Records supplied
————————
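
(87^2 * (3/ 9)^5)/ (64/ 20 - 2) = 4205/ 162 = 25.96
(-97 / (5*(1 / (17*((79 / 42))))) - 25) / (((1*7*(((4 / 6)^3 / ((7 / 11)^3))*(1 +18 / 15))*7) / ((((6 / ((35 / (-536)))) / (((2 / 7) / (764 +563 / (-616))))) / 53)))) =2174320272393 / 90188560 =24108.60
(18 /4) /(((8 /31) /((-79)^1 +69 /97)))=-1059363 /776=-1365.16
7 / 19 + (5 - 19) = -259 / 19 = -13.63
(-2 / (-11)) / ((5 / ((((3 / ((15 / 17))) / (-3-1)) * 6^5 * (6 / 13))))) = -396576 / 3575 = -110.93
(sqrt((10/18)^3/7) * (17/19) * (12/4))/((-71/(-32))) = 2720 * sqrt(35)/84987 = 0.19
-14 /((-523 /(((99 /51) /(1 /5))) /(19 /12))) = 7315 /17782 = 0.41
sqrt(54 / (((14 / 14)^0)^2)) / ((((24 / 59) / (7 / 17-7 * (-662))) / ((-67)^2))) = 20866286035 * sqrt(6) / 136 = 375821717.74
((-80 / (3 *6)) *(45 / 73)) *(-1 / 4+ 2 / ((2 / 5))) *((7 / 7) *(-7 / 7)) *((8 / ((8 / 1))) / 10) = 95 / 73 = 1.30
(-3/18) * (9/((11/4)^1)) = -6/11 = -0.55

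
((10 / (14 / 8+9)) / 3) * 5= 200 / 129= 1.55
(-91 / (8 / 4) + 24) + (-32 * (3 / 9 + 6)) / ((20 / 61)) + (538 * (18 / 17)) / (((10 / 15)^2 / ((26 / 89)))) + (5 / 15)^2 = -36097481 / 136170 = -265.09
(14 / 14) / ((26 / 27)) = 27 / 26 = 1.04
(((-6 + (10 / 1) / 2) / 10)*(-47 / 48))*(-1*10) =-47 / 48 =-0.98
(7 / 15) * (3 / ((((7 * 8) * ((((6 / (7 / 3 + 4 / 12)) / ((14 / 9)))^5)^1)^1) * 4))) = 17210368 / 17433922005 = 0.00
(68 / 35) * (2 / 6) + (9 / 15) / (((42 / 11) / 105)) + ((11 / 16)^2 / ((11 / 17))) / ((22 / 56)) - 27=-53713 / 6720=-7.99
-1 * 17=-17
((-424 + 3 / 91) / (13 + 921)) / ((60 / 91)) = -38581 / 56040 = -0.69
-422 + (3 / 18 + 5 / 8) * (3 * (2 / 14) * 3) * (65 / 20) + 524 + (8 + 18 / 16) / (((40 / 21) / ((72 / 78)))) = 1597671 / 14560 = 109.73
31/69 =0.45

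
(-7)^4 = 2401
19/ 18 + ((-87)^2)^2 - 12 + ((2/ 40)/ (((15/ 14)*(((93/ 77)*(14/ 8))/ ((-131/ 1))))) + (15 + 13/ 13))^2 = 5574381010020077/ 97301250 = 57289921.87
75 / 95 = 15 / 19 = 0.79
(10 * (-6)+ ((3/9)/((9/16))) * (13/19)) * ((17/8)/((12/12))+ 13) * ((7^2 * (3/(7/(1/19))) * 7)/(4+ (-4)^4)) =-45315347/1689480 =-26.82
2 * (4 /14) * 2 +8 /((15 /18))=376 /35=10.74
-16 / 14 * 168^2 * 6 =-193536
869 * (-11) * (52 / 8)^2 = -1615471 / 4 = -403867.75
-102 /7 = -14.57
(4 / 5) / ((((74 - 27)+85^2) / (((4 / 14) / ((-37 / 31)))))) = -31 / 1177155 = -0.00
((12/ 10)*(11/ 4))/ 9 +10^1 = 311/ 30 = 10.37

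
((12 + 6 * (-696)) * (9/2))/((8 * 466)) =-9369/1864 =-5.03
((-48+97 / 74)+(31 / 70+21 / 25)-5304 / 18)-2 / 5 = -6613688 / 19425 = -340.47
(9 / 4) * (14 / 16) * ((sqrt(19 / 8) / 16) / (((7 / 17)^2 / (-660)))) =-429165 * sqrt(38) / 3584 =-738.16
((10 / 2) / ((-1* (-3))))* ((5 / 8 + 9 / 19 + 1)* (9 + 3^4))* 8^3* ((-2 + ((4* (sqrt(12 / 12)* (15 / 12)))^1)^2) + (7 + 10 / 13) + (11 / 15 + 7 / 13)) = 1275591680 / 247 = 5164338.79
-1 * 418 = -418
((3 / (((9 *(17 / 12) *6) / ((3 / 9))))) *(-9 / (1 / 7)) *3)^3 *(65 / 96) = -200655 / 19652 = -10.21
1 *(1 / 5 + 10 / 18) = 34 / 45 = 0.76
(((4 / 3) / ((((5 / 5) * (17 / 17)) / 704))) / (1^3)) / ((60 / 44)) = 688.36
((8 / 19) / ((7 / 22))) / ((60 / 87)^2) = 9251 / 3325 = 2.78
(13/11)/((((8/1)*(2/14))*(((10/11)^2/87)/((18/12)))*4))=261261/6400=40.82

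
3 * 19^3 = 20577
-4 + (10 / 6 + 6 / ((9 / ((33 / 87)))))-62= -5575 / 87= -64.08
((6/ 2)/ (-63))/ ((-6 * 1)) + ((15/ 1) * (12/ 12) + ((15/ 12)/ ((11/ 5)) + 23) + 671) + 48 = 2100001/ 2772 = 757.58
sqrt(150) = 5 * sqrt(6) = 12.25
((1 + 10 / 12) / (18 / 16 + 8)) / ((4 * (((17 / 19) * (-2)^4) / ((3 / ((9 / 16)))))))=209 / 11169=0.02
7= 7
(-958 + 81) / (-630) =877 / 630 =1.39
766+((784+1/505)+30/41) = 32107941/20705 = 1550.73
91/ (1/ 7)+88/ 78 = 24887/ 39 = 638.13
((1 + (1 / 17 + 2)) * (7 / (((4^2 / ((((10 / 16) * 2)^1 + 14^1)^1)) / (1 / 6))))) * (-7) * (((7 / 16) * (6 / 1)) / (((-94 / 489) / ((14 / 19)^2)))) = 6517368039 / 36920192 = 176.53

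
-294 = -294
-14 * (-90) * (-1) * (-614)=773640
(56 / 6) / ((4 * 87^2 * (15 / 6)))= 14 / 113535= 0.00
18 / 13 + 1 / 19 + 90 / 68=23185 / 8398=2.76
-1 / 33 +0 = -1 / 33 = -0.03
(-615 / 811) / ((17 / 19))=-0.85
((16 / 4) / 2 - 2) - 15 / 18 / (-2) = 5 / 12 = 0.42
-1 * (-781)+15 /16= 12511 /16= 781.94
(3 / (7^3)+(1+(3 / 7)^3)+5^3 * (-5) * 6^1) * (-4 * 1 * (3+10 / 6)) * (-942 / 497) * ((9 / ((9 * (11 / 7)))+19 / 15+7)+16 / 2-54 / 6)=-4212080423296 / 4018245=-1048238.83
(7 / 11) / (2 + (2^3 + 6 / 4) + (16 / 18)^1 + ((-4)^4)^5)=18 / 31100471757443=0.00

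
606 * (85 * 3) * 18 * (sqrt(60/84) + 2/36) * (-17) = -47286180 * sqrt(35)/7 - 2627010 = -42591126.22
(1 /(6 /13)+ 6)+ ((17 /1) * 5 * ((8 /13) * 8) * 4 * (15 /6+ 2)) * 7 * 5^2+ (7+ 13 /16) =822537971 /624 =1318169.83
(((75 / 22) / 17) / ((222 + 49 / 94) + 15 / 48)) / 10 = 940 / 10445259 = 0.00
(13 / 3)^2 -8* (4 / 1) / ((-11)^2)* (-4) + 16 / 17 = 384641 / 18513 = 20.78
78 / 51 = 26 / 17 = 1.53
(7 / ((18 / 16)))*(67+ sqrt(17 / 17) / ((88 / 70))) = 41762 / 99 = 421.84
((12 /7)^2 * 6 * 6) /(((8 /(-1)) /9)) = -5832 /49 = -119.02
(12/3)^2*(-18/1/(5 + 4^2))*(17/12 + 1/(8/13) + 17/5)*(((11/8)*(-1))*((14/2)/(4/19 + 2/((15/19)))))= 484671/1564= 309.89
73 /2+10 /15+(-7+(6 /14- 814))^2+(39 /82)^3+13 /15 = 272889156174941 /405255480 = 673375.61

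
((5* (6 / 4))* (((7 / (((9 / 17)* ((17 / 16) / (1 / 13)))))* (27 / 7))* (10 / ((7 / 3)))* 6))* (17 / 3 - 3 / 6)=334800 / 91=3679.12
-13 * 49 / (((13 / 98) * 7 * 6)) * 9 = -1029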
————————
Filter the records above for the string "sqrt" and copy each matching line.

Solution to this exercise
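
(sqrt((10/18)^3/7) * (17/19) * (12/4))/((-71/(-32))) = 2720 * sqrt(35)/84987 = 0.19
sqrt(54 / (((14 / 14)^0)^2)) / ((((24 / 59) / (7 / 17-7 * (-662))) / ((-67)^2))) = 20866286035 * sqrt(6) / 136 = 375821717.74
(9 / 4) * (14 / 16) * ((sqrt(19 / 8) / 16) / (((7 / 17)^2 / (-660)))) =-429165 * sqrt(38) / 3584 =-738.16
((10 / 2) / ((-1* (-3))))* ((5 / 8 + 9 / 19 + 1)* (9 + 3^4))* 8^3* ((-2 + ((4* (sqrt(12 / 12)* (15 / 12)))^1)^2) + (7 + 10 / 13) + (11 / 15 + 7 / 13)) = 1275591680 / 247 = 5164338.79
sqrt(150) = 5 * sqrt(6) = 12.25
606 * (85 * 3) * 18 * (sqrt(60/84) + 2/36) * (-17) = -47286180 * sqrt(35)/7 - 2627010 = -42591126.22
(7 / ((18 / 16)))*(67+ sqrt(17 / 17) / ((88 / 70))) = 41762 / 99 = 421.84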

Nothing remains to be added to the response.